-- Exercise --
Look through the data below for the string "derivative", and copy every line where it turns up.

-- Records provided --
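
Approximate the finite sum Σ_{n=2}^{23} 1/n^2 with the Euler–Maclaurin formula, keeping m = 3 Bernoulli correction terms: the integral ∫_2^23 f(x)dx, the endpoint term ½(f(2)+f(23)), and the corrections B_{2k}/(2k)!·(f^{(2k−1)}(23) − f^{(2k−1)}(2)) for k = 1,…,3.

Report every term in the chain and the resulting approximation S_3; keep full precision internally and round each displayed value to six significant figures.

S_3 ≈ 0.602431

The integral term ∫_2^23 1/x^2 dx = 0.456522.
½[f(2) + f(23)] = ½[0.250000 + 0.00189036] = 0.125945.
Running total after boundary: 0.582467.
Order-1 term: 1/12 · (-0.000164379 − (-0.250000)) = 0.0208196.
Running total after k=1: 0.603287.
Order-2 term: −1/720 · (-3.72883e-06 − (-0.750000)) = -0.00104166.
Running total after k=2: 0.602245.
Order-3 term: 1/30240 · (-2.11465e-07 − (-5.62500)) = 0.000186012.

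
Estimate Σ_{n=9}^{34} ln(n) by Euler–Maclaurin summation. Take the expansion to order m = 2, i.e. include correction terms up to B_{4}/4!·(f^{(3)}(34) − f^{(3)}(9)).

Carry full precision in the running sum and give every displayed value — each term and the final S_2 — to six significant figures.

The integral term ∫_9^34 ln(x) dx = 75.1212.
½[f(9) + f(34)] = ½[2.19722 + 3.52636] = 2.86179.
Running total after boundary: 77.9830.
Correction k=1: B_{2}/2! · (f^{(1)}(34) − f^{(1)}(9)) = 1/12 · (0.0294118 − 0.111111) = -0.00680828.
Running total after k=1: 77.9762.
Correction k=2: B_{4}/4! · (f^{(3)}(34) − f^{(3)}(9)) = −1/720 · (5.08854e-05 − 0.00274348) = 3.73972e-06.

S_2 ≈ 77.9762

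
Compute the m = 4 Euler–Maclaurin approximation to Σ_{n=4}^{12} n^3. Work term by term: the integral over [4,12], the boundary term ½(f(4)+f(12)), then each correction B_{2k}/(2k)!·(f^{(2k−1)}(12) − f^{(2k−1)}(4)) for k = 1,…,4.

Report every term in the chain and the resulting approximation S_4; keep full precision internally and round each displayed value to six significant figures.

S_4 ≈ 6048.00

The integral term ∫_4^12 x^3 dx = 5120.00.
Endpoint term: (f(4) + f(12))/2 = (64.0000 + 1728.00)/2 = 896.000.
So far: 6016.00.
Order-1 term: 1/12 · (432.000 − 48.0000) = 32.0000.
Partial sum through k=1: 6048.00.
Order-2 term: −1/720 · (6.00000 − 6.00000) = 0.00000.
Partial sum through k=2: 6048.00.
Order-3 term: 1/30240 · (0.00000 − 0.00000) = 0.00000.
Partial sum through k=3: 6048.00.
Order-4 term: −1/1209600 · (0.00000 − 0.00000) = 0.00000.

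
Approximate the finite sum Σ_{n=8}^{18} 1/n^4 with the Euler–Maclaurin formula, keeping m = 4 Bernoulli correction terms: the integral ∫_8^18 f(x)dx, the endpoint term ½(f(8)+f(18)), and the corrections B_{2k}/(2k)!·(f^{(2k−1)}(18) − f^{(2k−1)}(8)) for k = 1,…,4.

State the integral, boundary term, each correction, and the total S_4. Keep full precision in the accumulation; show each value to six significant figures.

The integral term ∫_8^18 1/x^4 dx = 0.000593886.
½[f(8) + f(18)] = ½[0.000244141 + 9.52599e-06] = 0.000126833.
So far: 0.000720719.
k=1: B_{2}/(2)! × [f^{(1)}(18) − f^{(1)}(8)] = 1/12 × (-2.11689e-06 − (-0.000122070)) = 9.99612e-06.
Partial sum through k=1: 0.000730715.
k=2: B_{4}/(4)! × [f^{(3)}(18) − f^{(3)}(8)] = −1/720 × (-1.96008e-07 − (-5.72205e-05)) = -7.92006e-08.
Partial sum through k=2: 0.000730636.
k=3: B_{6}/(6)! × [f^{(5)}(18) − f^{(5)}(8)] = 1/30240 × (-3.38779e-08 − (-5.00679e-05)) = 1.65456e-09.
Partial sum through k=3: 0.000730638.
k=4: B_{8}/(8)! × [f^{(7)}(18) − f^{(7)}(8)] = −1/1209600 × (-9.41053e-09 − (-7.04080e-05)) = -5.81999e-11.

S_4 ≈ 0.000730638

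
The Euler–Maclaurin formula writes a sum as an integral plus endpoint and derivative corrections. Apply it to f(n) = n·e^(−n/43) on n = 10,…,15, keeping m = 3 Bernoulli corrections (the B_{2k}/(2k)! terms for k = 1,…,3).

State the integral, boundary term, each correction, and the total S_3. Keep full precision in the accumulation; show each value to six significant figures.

∫_10^15 x·e^(−x/43) dx evaluates to 46.5790.
Endpoint term: (f(10) + f(15))/2 = (7.92504 + 10.5826)/2 = 9.25383.
Running total after boundary: 55.8328.
Order-1 term: 1/12 · (0.459401 − 0.608200) = -0.0124000.
Running total after k=1: 55.8204.
Order-2 term: −1/720 · (0.00101158 − 0.00118616) = 2.42467e-07.
Running total after k=2: 55.8204.
Order-3 term: 1/30240 · (9.59820e-07 − 1.10513e-06) = -4.80519e-12.

S_3 ≈ 55.8204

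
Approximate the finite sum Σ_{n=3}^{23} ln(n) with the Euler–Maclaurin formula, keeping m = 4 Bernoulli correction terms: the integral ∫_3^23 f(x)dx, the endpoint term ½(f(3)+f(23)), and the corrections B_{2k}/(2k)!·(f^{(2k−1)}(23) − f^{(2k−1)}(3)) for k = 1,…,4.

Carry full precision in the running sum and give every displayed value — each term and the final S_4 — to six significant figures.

S_4 ≈ 50.9135

The integral term ∫_3^23 ln(x) dx = 48.8205.
Endpoint term: (f(3) + f(23))/2 = (1.09861 + 3.13549)/2 = 2.11705.
So far: 50.9376.
Correction k=1: B_{2}/2! · (f^{(1)}(23) − f^{(1)}(3)) = 1/12 · (0.0434783 − 0.333333) = -0.0241546.
Running total after k=1: 50.9134.
Correction k=2: B_{4}/4! · (f^{(3)}(23) − f^{(3)}(3)) = −1/720 · (0.000164379 − 0.0740741) = 0.000102652.
Running total after k=2: 50.9135.
Correction k=3: B_{6}/6! · (f^{(5)}(23) − f^{(5)}(3)) = 1/30240 · (3.72883e-06 − 0.0987654) = -3.26593e-06.
Running total after k=3: 50.9135.
Correction k=4: B_{8}/8! · (f^{(7)}(23) − f^{(7)}(3)) = −1/1209600 · (2.11465e-07 − 0.329218) = 2.72171e-07.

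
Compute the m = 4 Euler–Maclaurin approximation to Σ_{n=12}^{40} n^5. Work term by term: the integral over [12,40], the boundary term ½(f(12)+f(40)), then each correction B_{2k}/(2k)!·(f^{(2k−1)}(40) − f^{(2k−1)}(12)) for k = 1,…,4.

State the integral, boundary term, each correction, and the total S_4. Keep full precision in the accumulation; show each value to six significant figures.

S_4 ≈ 7.34551e+08

The integral term ∫_12^40 x^5 dx = 6.82169e+08.
½[f(12) + f(40)] = ½[248832 + 1.02400e+08] = 5.13244e+07.
Running total after boundary: 7.33493e+08.
Correction k=1: B_{2}/2! · (f^{(1)}(40) − f^{(1)}(12)) = 1/12 · (1.28000e+07 − 103680) = 1.05803e+06.
Running total after k=1: 7.34551e+08.
Correction k=2: B_{4}/4! · (f^{(3)}(40) − f^{(3)}(12)) = −1/720 · (96000.0 − 8640.00) = -121.333.
Running total after k=2: 7.34551e+08.
Correction k=3: B_{6}/6! · (f^{(5)}(40) − f^{(5)}(12)) = 1/30240 · (120.000 − 120.000) = 0.00000.
Running total after k=3: 7.34551e+08.
Correction k=4: B_{8}/8! · (f^{(7)}(40) − f^{(7)}(12)) = −1/1209600 · (0.00000 − 0.00000) = 0.00000.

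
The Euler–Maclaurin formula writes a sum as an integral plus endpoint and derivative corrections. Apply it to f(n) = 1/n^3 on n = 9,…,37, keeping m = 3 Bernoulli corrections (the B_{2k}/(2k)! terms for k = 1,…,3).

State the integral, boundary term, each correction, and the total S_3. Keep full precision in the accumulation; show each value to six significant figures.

∫_9^37 1/x^3 dx evaluates to 0.00580761.
Endpoint term: (f(9) + f(37))/2 = (0.00137174 + 1.97422e-05)/2 = 0.000695742.
Running total after boundary: 0.00650335.
k=1: B_{2}/(2)! × [f^{(1)}(37) − f^{(1)}(9)] = 1/12 × (-1.60072e-06 − (-0.000457247)) = 3.79706e-05.
After k=1: 0.00654132.
k=2: B_{4}/(4)! × [f^{(3)}(37) − f^{(3)}(9)] = −1/720 × (-2.33852e-08 − (-0.000112901)) = -1.56774e-07.
After k=2: 0.00654117.
k=3: B_{6}/(6)! × [f^{(5)}(37) − f^{(5)}(9)] = 1/30240 × (-7.17442e-10 − (-5.85410e-05)) = 1.93586e-09.

S_3 ≈ 0.00654117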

-- Exercise solution --
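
The Euler–Maclaurin formula writes a sum as an integral plus endpoint and derivative corrections. Apply it to f(n) = n·e^(−n/43) on n = 10,…,15, keeping m = 3 Bernoulli corrections (the B_{2k}/(2k)! terms for k = 1,…,3).
The Euler–Maclaurin formula writes a sum as an integral plus endpoint and derivative corrections. Apply it to f(n) = 1/n^3 on n = 9,…,37, keeping m = 3 Bernoulli corrections (the B_{2k}/(2k)! terms for k = 1,…,3).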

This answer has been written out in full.